## Prompt
Which lines in the records below hold the word "prior"? Copy each of them.

+===+

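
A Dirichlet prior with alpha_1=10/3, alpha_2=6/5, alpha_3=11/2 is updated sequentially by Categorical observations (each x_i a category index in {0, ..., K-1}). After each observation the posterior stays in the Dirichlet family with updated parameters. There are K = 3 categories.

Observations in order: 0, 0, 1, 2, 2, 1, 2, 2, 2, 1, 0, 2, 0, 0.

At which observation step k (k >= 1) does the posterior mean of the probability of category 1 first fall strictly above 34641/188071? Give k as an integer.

k = 6

obs 1: x=0 → posterior Dirichlet(13/3, 6/5, 11/2)
obs 2: x=0 → posterior Dirichlet(16/3, 6/5, 11/2)
obs 3: x=1 → posterior Dirichlet(16/3, 11/5, 11/2)
obs 4: x=2 → posterior Dirichlet(16/3, 11/5, 13/2)
obs 5: x=2 → posterior Dirichlet(16/3, 11/5, 15/2)
obs 6: x=1 → posterior Dirichlet(16/3, 16/5, 15/2)
obs 7: x=2 → posterior Dirichlet(16/3, 16/5, 17/2)
obs 8: x=2 → posterior Dirichlet(16/3, 16/5, 19/2)
obs 9: x=2 → posterior Dirichlet(16/3, 16/5, 21/2)
obs 10: x=1 → posterior Dirichlet(16/3, 21/5, 21/2)
obs 11: x=0 → posterior Dirichlet(19/3, 21/5, 21/2)
obs 12: x=2 → posterior Dirichlet(19/3, 21/5, 23/2)
obs 13: x=0 → posterior Dirichlet(22/3, 21/5, 23/2)
obs 14: x=0 → posterior Dirichlet(25/3, 21/5, 23/2)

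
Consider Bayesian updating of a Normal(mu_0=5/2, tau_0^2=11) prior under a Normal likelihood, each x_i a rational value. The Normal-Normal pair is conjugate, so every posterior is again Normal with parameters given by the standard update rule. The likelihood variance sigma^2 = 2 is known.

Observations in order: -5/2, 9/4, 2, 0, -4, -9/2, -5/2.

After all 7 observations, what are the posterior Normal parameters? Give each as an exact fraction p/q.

mu_0=-387/316, tau_0^2=22/79

obs 1: x=-5/2 → posterior Normal(-45/26, 22/13)
obs 2: x=9/4 → posterior Normal(3/32, 11/12)
obs 3: x=2 → posterior Normal(97/140, 22/35)
obs 4: x=0 → posterior Normal(97/184, 11/23)
obs 5: x=-4 → posterior Normal(-79/228, 22/57)
obs 6: x=-9/2 → posterior Normal(-277/272, 11/34)
obs 7: x=-5/2 → posterior Normal(-387/316, 22/79)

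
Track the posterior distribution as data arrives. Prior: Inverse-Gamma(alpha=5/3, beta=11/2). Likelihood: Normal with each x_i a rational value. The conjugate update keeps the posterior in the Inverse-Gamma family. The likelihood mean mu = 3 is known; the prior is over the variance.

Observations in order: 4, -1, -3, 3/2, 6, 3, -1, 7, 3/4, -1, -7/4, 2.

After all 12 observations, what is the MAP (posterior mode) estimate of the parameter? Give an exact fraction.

3645/416

obs 1: x=4 → posterior Inverse-Gamma(13/6, 6)
obs 2: x=-1 → posterior Inverse-Gamma(8/3, 14)
obs 3: x=-3 → posterior Inverse-Gamma(19/6, 32)
obs 4: x=3/2 → posterior Inverse-Gamma(11/3, 265/8)
obs 5: x=6 → posterior Inverse-Gamma(25/6, 301/8)
obs 6: x=3 → posterior Inverse-Gamma(14/3, 301/8)
obs 7: x=-1 → posterior Inverse-Gamma(31/6, 365/8)
obs 8: x=7 → posterior Inverse-Gamma(17/3, 429/8)
obs 9: x=3/4 → posterior Inverse-Gamma(37/6, 1797/32)
obs 10: x=-1 → posterior Inverse-Gamma(20/3, 2053/32)
obs 11: x=-7/4 → posterior Inverse-Gamma(43/6, 1207/16)
obs 12: x=2 → posterior Inverse-Gamma(23/3, 1215/16)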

+===+

## Your response
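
A Dirichlet prior with alpha_1=10/3, alpha_2=6/5, alpha_3=11/2 is updated sequentially by Categorical observations (each x_i a category index in {0, ..., K-1}). After each observation the posterior stays in the Dirichlet family with updated parameters. There are K = 3 categories.
Consider Bayesian updating of a Normal(mu_0=5/2, tau_0^2=11) prior under a Normal likelihood, each x_i a rational value. The Normal-Normal pair is conjugate, so every posterior is again Normal with parameters given by the standard update rule. The likelihood variance sigma^2 = 2 is known.
Track the posterior distribution as data arrives. Prior: Inverse-Gamma(alpha=5/3, beta=11/2). Likelihood: Normal with each x_i a rational value. The conjugate update keeps the posterior in the Inverse-Gamma family. The likelihood mean mu = 3 is known; the prior is over the variance.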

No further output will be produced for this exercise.